* Goal of the exercise
When the line containing "Answer: 3424907/3564251 ≈ 0.96091" appears in the data below, begin copying there and stop only after the line containing "Answer: -18".

* Collected data entries
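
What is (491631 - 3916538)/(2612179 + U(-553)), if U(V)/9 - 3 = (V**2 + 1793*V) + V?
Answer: 3424907/3564251 ≈ 0.96091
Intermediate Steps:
U(V) = 27 + 9*V**2 + 16146*V (U(V) = 27 + 9*((V**2 + 1793*V) + V) = 27 + 9*(V**2 + 1794*V) = 27 + (9*V**2 + 16146*V) = 27 + 9*V**2 + 16146*V)
(491631 - 3916538)/(2612179 + U(-553)) = (491631 - 3916538)/(2612179 + (27 + 9*(-553)**2 + 16146*(-553))) = -3424907/(2612179 + (27 + 9*305809 - 8928738)) = -3424907/(2612179 + (27 + 2752281 - 8928738)) = -3424907/(2612179 - 6176430) = -3424907/(-3564251) = -3424907*(-1/3564251) = 3424907/3564251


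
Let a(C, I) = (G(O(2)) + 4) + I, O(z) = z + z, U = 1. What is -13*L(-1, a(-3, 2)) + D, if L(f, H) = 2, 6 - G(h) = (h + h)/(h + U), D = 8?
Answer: -18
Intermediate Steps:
O(z) = 2*z
G(h) = 6 - 2*h/(1 + h) (G(h) = 6 - (h + h)/(h + 1) = 6 - 2*h/(1 + h))
a(C, I) = 42/5 + I (a(C, I) = (2*(3 + 2*(2*2))/(1 + 2*2) + 4) + I = (2*(3 + 2*4)/(1 + 4) + 4) + I = (2*(3 + 8)/5 + 4) + I = (2*(⅕)*11 + 4) + I = (22/5 + 4) + I = 42/5 + I)
-13*L(-1, a(-3, 2)) + D = -13*2 + 8 = -26 + 8 = -18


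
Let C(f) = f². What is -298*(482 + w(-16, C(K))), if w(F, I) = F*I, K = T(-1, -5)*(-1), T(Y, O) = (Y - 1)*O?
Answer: 333164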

* Reply
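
Answer: 3424907/3564251 ≈ 0.96091
Intermediate Steps:
U(V) = 27 + 9*V**2 + 16146*V (U(V) = 27 + 9*((V**2 + 1793*V) + V) = 27 + 9*(V**2 + 1794*V) = 27 + (9*V**2 + 16146*V) = 27 + 9*V**2 + 16146*V)
(491631 - 3916538)/(2612179 + U(-553)) = (491631 - 3916538)/(2612179 + (27 + 9*(-553)**2 + 16146*(-553))) = -3424907/(2612179 + (27 + 9*305809 - 8928738)) = -3424907/(2612179 + (27 + 2752281 - 8928738)) = -3424907/(2612179 - 6176430) = -3424907/(-3564251) = -3424907*(-1/3564251) = 3424907/3564251


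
Let a(C, I) = (G(O(2)) + 4) + I, O(z) = z + z, U = 1. What is -13*L(-1, a(-3, 2)) + D, if L(f, H) = 2, 6 - G(h) = (h + h)/(h + U), D = 8?
Answer: -18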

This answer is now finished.